Search the data for the string "precedence" and copy each line where it turns up.
----- THE RECORDS
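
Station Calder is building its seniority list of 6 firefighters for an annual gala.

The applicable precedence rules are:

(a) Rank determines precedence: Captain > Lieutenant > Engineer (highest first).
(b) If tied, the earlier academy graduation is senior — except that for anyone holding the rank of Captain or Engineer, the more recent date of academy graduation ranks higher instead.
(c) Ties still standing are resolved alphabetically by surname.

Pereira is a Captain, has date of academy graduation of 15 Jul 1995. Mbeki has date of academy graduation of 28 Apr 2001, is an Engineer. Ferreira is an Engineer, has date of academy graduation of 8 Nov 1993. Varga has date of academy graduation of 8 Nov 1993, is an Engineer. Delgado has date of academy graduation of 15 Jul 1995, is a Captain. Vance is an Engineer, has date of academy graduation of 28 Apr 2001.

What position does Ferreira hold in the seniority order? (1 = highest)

5

By rank: Delgado and Pereira (Captain); then Mbeki, Vance, Ferreira and Varga (Engineer).
Delgado and Pereira both have date of academy graduation 15 Jul 1995, so the next rule applies.
Among Delgado and Pereira, alphabetically by surname: Delgado before Pereira.
Among Mbeki, Vance, Ferreira and Varga, by date of academy graduation (later first) (reversed rule for this group): Mbeki and Vance (28 Apr 2001) before Ferreira and Varga (8 Nov 1993).
Among Mbeki and Vance, alphabetically by surname: Mbeki before Vance.
Among Ferreira and Varga, alphabetically by surname: Ferreira before Varga.
Order: Delgado, Pereira, Mbeki, Vance, Ferreira, Varga. So position 5.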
----------
RESULT:
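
The applicable precedence rules are:
(a) Rank determines precedence: Captain > Lieutenant > Engineer (highest first).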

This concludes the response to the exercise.